• [Collected data]:
---
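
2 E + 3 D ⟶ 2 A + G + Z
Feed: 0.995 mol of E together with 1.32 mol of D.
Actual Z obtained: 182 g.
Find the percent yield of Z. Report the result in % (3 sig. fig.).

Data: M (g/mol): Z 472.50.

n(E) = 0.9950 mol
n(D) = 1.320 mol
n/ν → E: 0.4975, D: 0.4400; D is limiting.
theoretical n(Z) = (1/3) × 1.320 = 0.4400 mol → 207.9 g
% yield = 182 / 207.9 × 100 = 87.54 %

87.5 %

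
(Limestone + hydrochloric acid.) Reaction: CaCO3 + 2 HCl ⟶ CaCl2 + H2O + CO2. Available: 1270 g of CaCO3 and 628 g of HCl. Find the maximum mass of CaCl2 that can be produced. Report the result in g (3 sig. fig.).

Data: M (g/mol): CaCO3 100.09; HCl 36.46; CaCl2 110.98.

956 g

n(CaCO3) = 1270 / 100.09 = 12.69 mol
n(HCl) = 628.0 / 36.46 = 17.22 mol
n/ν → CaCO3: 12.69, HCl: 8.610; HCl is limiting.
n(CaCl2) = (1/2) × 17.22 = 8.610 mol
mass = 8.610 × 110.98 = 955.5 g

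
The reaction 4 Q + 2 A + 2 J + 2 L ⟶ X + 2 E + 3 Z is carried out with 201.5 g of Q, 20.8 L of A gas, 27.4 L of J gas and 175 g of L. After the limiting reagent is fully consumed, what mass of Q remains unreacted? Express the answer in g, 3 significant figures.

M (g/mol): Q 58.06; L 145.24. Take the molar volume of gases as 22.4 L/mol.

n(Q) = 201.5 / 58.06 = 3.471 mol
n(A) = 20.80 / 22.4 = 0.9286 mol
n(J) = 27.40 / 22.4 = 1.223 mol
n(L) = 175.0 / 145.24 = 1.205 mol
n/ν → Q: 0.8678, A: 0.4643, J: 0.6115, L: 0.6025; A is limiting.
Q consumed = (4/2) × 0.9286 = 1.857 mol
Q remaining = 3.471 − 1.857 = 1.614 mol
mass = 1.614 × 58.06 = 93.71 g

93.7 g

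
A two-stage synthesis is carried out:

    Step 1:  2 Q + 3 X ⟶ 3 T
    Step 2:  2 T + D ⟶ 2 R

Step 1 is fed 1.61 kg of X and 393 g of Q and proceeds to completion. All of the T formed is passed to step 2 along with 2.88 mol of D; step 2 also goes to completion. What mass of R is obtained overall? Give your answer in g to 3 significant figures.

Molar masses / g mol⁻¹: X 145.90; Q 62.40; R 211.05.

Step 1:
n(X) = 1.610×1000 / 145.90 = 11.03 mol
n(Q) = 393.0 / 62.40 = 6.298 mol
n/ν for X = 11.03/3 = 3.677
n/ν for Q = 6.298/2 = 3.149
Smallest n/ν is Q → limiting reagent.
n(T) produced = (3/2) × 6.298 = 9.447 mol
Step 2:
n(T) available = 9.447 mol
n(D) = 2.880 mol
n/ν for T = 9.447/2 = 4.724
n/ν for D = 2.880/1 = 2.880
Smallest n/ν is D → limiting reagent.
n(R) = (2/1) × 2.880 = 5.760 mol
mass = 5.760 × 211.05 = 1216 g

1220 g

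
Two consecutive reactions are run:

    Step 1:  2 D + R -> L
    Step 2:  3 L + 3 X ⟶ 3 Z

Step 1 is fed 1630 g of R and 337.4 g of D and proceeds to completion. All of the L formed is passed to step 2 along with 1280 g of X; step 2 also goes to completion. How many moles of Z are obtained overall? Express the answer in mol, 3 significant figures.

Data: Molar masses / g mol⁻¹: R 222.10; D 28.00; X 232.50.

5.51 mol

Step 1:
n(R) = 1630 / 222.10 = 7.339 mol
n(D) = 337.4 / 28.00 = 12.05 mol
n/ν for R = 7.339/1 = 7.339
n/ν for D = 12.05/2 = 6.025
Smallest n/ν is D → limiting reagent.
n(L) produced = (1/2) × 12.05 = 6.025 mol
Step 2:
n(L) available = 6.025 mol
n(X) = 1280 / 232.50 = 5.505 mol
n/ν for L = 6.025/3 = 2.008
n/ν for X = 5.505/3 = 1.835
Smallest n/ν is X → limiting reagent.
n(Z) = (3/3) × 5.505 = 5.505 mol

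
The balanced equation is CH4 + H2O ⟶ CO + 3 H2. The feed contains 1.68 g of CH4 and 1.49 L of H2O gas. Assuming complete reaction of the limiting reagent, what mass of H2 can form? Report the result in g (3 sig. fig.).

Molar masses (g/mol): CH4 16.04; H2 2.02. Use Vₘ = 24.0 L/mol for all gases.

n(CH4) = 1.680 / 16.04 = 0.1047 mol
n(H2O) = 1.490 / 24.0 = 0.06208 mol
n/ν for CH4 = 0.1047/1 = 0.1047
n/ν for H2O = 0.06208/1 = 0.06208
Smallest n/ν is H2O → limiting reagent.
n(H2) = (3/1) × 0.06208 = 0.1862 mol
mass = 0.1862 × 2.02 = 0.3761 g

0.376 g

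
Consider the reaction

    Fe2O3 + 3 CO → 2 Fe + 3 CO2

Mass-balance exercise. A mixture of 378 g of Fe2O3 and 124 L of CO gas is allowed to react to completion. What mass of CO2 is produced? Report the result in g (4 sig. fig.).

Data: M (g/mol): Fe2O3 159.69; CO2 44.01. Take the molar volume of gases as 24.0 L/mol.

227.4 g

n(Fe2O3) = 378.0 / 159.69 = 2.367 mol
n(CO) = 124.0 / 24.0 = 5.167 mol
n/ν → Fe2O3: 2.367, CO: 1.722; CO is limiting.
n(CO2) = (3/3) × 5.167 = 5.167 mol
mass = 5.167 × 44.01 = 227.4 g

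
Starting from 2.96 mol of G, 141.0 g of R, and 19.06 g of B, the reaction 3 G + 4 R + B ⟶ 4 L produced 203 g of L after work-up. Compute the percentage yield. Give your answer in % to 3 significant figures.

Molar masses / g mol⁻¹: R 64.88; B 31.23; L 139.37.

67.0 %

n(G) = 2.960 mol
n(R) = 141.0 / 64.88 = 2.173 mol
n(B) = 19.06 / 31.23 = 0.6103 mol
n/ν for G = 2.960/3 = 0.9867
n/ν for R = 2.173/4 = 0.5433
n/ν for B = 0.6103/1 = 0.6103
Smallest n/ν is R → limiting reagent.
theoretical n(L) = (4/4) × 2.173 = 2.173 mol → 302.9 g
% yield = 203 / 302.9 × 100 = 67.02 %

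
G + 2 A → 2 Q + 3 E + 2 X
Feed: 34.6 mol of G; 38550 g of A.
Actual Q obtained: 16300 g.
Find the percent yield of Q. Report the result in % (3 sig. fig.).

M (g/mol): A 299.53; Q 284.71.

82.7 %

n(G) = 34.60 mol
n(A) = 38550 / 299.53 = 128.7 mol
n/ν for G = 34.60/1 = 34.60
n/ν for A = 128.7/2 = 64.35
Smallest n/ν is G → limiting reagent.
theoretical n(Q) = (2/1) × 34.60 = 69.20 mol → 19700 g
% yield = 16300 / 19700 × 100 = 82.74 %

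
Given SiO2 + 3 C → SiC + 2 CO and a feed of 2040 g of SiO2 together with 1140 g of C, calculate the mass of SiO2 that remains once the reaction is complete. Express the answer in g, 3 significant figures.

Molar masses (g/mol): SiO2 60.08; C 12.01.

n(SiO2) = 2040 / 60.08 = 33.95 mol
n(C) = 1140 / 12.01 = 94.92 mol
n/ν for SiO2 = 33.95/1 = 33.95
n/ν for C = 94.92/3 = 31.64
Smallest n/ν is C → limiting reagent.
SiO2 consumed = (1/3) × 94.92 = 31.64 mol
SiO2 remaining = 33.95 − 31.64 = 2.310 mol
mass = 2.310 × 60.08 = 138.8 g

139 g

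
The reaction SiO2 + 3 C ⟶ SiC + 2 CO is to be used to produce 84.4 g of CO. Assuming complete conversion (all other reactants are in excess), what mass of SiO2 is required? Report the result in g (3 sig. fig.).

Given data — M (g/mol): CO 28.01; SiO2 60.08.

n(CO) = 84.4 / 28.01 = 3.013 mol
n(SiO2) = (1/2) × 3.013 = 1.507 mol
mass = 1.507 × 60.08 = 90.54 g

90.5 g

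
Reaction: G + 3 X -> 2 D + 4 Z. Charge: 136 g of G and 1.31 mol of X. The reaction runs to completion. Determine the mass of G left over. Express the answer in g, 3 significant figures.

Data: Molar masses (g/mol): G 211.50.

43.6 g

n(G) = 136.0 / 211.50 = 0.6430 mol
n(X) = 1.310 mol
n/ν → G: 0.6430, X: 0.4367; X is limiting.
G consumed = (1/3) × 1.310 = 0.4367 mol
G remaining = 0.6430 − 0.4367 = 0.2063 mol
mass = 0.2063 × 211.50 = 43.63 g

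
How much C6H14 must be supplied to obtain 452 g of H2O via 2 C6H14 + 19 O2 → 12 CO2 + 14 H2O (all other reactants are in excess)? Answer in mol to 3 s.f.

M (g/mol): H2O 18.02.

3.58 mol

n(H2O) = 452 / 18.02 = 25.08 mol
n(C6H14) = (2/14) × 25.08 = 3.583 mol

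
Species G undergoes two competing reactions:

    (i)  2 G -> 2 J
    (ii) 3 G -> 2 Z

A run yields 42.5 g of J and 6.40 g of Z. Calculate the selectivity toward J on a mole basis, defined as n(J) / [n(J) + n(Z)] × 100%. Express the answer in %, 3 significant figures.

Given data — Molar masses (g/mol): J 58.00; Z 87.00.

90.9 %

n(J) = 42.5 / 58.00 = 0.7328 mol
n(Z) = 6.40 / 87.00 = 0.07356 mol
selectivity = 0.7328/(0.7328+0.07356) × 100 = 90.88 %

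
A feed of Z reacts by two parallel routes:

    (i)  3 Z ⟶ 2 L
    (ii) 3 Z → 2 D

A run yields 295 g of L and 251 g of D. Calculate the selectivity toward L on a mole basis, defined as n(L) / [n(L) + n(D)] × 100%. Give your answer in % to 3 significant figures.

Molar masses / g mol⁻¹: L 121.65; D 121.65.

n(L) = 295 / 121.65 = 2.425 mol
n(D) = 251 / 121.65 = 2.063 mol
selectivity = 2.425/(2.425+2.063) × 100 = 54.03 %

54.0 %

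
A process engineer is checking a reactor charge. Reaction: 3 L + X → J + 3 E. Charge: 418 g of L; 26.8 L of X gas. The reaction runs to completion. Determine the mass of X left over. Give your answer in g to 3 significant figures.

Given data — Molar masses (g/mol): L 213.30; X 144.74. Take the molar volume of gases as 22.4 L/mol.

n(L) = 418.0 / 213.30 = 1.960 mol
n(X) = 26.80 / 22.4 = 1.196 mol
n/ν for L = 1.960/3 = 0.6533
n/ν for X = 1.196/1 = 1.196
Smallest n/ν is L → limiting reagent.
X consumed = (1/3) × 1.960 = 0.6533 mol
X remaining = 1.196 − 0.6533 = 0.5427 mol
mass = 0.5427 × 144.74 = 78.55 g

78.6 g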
---
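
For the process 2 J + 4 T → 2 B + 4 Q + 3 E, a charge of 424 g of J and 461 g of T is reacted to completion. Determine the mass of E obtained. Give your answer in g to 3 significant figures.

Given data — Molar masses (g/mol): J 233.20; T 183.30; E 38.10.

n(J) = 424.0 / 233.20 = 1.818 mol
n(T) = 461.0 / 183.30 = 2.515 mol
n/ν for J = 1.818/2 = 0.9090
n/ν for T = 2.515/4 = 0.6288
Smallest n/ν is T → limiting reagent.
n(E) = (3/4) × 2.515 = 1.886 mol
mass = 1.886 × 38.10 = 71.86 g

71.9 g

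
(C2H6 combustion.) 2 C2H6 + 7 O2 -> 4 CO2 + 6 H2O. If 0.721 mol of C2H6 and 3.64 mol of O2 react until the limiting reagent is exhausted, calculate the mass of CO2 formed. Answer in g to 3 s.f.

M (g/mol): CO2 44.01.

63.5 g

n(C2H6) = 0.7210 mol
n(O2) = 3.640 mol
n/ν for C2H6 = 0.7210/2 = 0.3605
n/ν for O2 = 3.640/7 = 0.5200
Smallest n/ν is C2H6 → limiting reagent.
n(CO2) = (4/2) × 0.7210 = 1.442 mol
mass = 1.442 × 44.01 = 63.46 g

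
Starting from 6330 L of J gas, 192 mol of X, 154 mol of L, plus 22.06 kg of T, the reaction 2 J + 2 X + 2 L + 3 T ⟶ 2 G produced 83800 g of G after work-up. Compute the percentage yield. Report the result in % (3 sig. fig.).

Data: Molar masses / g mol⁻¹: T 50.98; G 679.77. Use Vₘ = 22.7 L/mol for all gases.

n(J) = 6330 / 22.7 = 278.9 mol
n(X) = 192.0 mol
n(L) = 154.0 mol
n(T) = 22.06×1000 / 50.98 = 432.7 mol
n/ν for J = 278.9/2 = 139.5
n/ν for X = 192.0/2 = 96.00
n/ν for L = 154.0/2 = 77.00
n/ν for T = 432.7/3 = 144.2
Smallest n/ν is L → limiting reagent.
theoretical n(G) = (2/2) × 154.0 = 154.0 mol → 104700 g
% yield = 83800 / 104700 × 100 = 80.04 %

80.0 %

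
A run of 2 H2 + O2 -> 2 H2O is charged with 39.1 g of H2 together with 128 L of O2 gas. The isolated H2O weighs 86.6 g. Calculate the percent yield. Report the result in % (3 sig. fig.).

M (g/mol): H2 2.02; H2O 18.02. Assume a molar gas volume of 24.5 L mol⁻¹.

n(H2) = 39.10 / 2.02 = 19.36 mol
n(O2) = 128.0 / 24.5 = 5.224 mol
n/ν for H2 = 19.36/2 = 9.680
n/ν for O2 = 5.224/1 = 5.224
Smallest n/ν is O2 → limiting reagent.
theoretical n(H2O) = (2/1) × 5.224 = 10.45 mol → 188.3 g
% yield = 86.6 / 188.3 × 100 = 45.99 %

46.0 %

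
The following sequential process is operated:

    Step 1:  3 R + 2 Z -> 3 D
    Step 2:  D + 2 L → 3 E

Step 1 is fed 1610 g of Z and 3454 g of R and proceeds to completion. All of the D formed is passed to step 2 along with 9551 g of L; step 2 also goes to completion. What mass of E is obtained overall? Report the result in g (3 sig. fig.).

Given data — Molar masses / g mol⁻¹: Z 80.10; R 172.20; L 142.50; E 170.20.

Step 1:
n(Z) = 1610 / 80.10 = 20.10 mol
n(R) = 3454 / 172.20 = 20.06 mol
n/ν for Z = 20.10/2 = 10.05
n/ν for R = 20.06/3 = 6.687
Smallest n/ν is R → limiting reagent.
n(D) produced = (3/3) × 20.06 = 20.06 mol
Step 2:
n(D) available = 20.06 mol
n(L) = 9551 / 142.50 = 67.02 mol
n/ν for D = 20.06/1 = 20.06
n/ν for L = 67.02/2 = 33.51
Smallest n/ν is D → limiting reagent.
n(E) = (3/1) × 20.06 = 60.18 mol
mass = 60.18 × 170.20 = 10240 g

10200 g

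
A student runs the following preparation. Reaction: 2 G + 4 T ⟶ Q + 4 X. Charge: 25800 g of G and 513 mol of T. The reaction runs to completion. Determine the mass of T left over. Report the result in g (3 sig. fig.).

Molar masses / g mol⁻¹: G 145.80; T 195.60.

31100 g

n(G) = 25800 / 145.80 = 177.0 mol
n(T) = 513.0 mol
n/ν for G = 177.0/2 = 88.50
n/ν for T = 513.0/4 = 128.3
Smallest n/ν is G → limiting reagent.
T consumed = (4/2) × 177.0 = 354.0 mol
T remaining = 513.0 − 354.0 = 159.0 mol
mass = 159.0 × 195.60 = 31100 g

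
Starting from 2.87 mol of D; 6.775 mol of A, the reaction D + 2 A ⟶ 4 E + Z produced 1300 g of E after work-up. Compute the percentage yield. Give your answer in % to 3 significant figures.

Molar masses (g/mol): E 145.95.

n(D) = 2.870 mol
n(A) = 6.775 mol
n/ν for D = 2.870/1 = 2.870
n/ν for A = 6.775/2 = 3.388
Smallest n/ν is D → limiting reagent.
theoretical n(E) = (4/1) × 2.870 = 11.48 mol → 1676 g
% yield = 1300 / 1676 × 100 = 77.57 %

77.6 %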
---
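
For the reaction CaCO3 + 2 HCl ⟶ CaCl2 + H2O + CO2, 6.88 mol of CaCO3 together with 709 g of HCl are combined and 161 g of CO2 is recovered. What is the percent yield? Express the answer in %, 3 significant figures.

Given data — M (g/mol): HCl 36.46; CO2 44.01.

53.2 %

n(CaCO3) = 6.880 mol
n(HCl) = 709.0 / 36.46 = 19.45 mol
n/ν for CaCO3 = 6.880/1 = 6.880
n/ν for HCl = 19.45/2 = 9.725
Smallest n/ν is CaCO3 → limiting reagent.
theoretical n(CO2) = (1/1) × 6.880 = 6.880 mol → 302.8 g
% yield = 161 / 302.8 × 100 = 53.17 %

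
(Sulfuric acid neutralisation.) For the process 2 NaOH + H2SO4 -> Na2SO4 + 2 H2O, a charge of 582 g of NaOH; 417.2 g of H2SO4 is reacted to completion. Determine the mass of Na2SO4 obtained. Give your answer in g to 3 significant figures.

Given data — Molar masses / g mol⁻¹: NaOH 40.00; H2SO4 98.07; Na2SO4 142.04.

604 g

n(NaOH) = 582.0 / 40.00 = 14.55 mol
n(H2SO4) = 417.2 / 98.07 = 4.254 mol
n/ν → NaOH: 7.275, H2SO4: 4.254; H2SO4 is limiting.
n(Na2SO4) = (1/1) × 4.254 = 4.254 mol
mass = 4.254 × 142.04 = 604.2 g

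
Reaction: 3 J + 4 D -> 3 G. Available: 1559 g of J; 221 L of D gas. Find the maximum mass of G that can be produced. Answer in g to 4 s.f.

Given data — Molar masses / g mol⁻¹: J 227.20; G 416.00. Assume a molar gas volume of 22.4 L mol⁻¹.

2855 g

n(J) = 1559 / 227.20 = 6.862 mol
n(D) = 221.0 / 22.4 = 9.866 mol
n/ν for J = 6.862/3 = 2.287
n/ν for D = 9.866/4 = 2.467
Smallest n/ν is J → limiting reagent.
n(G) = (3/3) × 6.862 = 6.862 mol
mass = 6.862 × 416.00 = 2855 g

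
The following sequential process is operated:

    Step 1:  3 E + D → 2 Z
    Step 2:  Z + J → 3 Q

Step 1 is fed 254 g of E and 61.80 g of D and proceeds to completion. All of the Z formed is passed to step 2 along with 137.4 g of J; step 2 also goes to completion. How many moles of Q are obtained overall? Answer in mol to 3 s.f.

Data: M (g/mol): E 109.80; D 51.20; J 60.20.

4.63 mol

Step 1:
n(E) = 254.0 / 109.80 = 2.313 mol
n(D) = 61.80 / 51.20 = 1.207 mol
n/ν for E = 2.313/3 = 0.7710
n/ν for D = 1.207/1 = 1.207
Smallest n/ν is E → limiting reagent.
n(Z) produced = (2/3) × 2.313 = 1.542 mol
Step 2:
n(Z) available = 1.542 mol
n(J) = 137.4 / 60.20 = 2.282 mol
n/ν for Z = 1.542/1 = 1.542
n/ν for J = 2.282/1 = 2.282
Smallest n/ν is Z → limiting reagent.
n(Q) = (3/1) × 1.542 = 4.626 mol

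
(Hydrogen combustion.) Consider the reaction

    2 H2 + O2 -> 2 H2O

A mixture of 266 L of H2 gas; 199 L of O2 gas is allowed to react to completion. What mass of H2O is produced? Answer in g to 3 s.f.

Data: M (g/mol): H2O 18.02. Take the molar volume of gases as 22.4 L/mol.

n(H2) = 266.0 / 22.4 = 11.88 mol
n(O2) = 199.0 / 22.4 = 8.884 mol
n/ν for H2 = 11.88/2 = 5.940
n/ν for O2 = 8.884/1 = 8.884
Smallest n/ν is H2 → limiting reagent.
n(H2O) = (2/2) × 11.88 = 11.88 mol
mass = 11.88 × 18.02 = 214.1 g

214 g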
---
• [What the task asks]: Wherever the string "defined" occurs in the data, copy the line that holds it.

• [Exercise output]:
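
A run yields 42.5 g of J and 6.40 g of Z. Calculate the selectivity toward J on a mole basis, defined as n(J) / [n(J) + n(Z)] × 100%. Express the answer in %, 3 significant figures.
A run yields 295 g of L and 251 g of D. Calculate the selectivity toward L on a mole basis, defined as n(L) / [n(L) + n(D)] × 100%. Give your answer in % to 3 significant figures.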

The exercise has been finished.